╔══

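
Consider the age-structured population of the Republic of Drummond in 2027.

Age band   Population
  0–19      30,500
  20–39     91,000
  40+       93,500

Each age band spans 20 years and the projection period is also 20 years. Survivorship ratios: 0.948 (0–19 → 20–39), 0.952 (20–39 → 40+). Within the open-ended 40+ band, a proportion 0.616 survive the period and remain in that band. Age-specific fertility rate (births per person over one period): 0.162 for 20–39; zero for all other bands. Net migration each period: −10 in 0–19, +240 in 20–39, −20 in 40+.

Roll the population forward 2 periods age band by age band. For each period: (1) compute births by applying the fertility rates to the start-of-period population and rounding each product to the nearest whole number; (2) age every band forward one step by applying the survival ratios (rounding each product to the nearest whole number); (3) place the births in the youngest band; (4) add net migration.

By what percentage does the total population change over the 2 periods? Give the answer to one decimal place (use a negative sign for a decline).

-37.0

After projecting period 1:
Births: 91000 × 0.162 = 14742
20–39: 30500 × 0.948 = 28914
40+: 91000 × 0.952 + 93500 × 0.616 = 86632 + 57596 = 144228
Net migration: 0–19 − 10 → 14732; 20–39 + 240 → 29154; 40+ − 20 → 144208
Giving 14732 / 29154 / 144208.
After projecting period 2:
Births: 29154 × 0.162 = 4723
20–39: 14732 × 0.948 = 13966
40+: 29154 × 0.952 + 144208 × 0.616 = 27755 + 88832 = 116587
Net migration: 0–19 − 10 → 4713; 20–39 + 240 → 14206; 40+ − 20 → 116567
Giving 4713 / 14206 / 116567.
Total: 215000 → 135486; change = -79514; percentage change = -37.0%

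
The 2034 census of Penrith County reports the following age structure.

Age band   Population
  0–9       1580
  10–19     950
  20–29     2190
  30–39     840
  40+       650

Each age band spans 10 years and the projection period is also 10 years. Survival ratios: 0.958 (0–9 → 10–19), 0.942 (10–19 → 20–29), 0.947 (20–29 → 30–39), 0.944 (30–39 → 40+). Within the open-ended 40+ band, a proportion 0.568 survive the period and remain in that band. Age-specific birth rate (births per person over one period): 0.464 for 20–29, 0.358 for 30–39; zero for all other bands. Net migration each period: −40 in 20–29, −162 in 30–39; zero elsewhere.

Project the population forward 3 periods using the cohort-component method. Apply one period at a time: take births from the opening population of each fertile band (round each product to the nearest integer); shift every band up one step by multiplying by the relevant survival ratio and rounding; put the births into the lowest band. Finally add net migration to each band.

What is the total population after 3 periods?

(Bands numbered youngest = 1 to oldest = 5.)
[period 1]
Births: 2190 × 0.464 = 1016  |  840 × 0.358 = 301 → total 1317
Band 2: 1580 × 0.958 = 1514
Band 3: 950 × 0.942 = 895
Band 4: 2190 × 0.947 = 2074
Band 5: 840 × 0.944 + 650 × 0.568 = 793 + 369 = 1162
Net migration: Band 3 − 40 → 855; Band 4 − 162 → 1912
Population now: 0–9=1317, 10–19=1514, 20–29=855, 30–39=1912, 40+=1162
[period 2]
Births: 855 × 0.464 = 397  |  1912 × 0.358 = 684 → total 1081
Band 2: 1317 × 0.958 = 1262
Band 3: 1514 × 0.942 = 1426
Band 4: 855 × 0.947 = 810
Band 5: 1912 × 0.944 + 1162 × 0.568 = 1805 + 660 = 2465
Net migration: Band 3 − 40 → 1386; Band 4 − 162 → 648
Population now: 0–9=1081, 10–19=1262, 20–29=1386, 30–39=648, 40+=2465
[period 3]
Births: 1386 × 0.464 = 643  |  648 × 0.358 = 232 → total 875
Band 2: 1081 × 0.958 = 1036
Band 3: 1262 × 0.942 = 1189
Band 4: 1386 × 0.947 = 1313
Band 5: 648 × 0.944 + 2465 × 0.568 = 612 + 1400 = 2012
Net migration: Band 3 − 40 → 1149; Band 4 − 162 → 1151
Population now: 0–9=875, 10–19=1036, 20–29=1149, 30–39=1151, 40+=2012
Total after period 3: 875 + 1036 + 1149 + 1151 + 2012 = 6223

6223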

╚══

When you retype the entries above, keep every line identical to the source.

▸ Solution to the exercise
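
Consider the age-structured population of the Republic of Drummond in 2027.

Age band   Population
  0–19      30,500
  20–39     91,000
  40+       93,500

Each age band spans 20 years and the projection period is also 20 years. Survivorship ratios: 0.948 (0–19 → 20–39), 0.952 (20–39 → 40+). Within the open-ended 40+ band, a proportion 0.616 survive the period and remain in that band. Age-specific fertility rate (births per person over one period): 0.162 for 20–39; zero for all other bands. Net migration each period: −10 in 0–19, +240 in 20–39, −20 in 40+.

Roll the population forward 2 periods age band by age band. For each period: (1) compute births by applying the fertility rates to the start-of-period population and rounding each product to the nearest whole number; (2) age every band forward one step by applying the survival ratios (rounding each product to the nearest whole number); (3) place the births in the youngest band; (4) add net migration.

By what percentage does the total population change over the 2 periods? Give the answer to one decimal place (use a negative sign for a decline).

-37.0

After projecting period 1:
Births: 91000 × 0.162 = 14742
20–39: 30500 × 0.948 = 28914
40+: 91000 × 0.952 + 93500 × 0.616 = 86632 + 57596 = 144228
Net migration: 0–19 − 10 → 14732; 20–39 + 240 → 29154; 40+ − 20 → 144208
Giving 14732 / 29154 / 144208.
After projecting period 2:
Births: 29154 × 0.162 = 4723
20–39: 14732 × 0.948 = 13966
40+: 29154 × 0.952 + 144208 × 0.616 = 27755 + 88832 = 116587
Net migration: 0–19 − 10 → 4713; 20–39 + 240 → 14206; 40+ − 20 → 116567
Giving 4713 / 14206 / 116567.
Total: 215000 → 135486; change = -79514; percentage change = -37.0%

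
The 2034 census of Penrith County reports the following age structure.

Age band   Population
  0–9       1580
  10–19     950
  20–29     2190
  30–39     840
  40+       650

Each age band spans 10 years and the projection period is also 10 years. Survival ratios: 0.958 (0–9 → 10–19), 0.942 (10–19 → 20–29), 0.947 (20–29 → 30–39), 0.944 (30–39 → 40+). Within the open-ended 40+ band, a proportion 0.568 survive the period and remain in that band. Age-specific birth rate (births per person over one period): 0.464 for 20–29, 0.358 for 30–39; zero for all other bands. Net migration each period: −40 in 20–29, −162 in 30–39; zero elsewhere.

Project the population forward 3 periods using the cohort-component method. Apply one period at a time: take births from the opening population of each fertile band (round each product to the nearest integer); shift every band up one step by multiplying by the relevant survival ratio and rounding; put the births into the lowest band. Finally add net migration to each band.

What is the total population after 3 periods?

(Bands numbered youngest = 1 to oldest = 5.)
[period 1]
Births: 2190 × 0.464 = 1016  |  840 × 0.358 = 301 → total 1317
Band 2: 1580 × 0.958 = 1514
Band 3: 950 × 0.942 = 895
Band 4: 2190 × 0.947 = 2074
Band 5: 840 × 0.944 + 650 × 0.568 = 793 + 369 = 1162
Net migration: Band 3 − 40 → 855; Band 4 − 162 → 1912
Population now: 0–9=1317, 10–19=1514, 20–29=855, 30–39=1912, 40+=1162
[period 2]
Births: 855 × 0.464 = 397  |  1912 × 0.358 = 684 → total 1081
Band 2: 1317 × 0.958 = 1262
Band 3: 1514 × 0.942 = 1426
Band 4: 855 × 0.947 = 810
Band 5: 1912 × 0.944 + 1162 × 0.568 = 1805 + 660 = 2465
Net migration: Band 3 − 40 → 1386; Band 4 − 162 → 648
Population now: 0–9=1081, 10–19=1262, 20–29=1386, 30–39=648, 40+=2465
[period 3]
Births: 1386 × 0.464 = 643  |  648 × 0.358 = 232 → total 875
Band 2: 1081 × 0.958 = 1036
Band 3: 1262 × 0.942 = 1189
Band 4: 1386 × 0.947 = 1313
Band 5: 648 × 0.944 + 2465 × 0.568 = 612 + 1400 = 2012
Net migration: Band 3 − 40 → 1149; Band 4 − 162 → 1151
Population now: 0–9=875, 10–19=1036, 20–29=1149, 30–39=1151, 40+=2012
Total after period 3: 875 + 1036 + 1149 + 1151 + 2012 = 6223

6223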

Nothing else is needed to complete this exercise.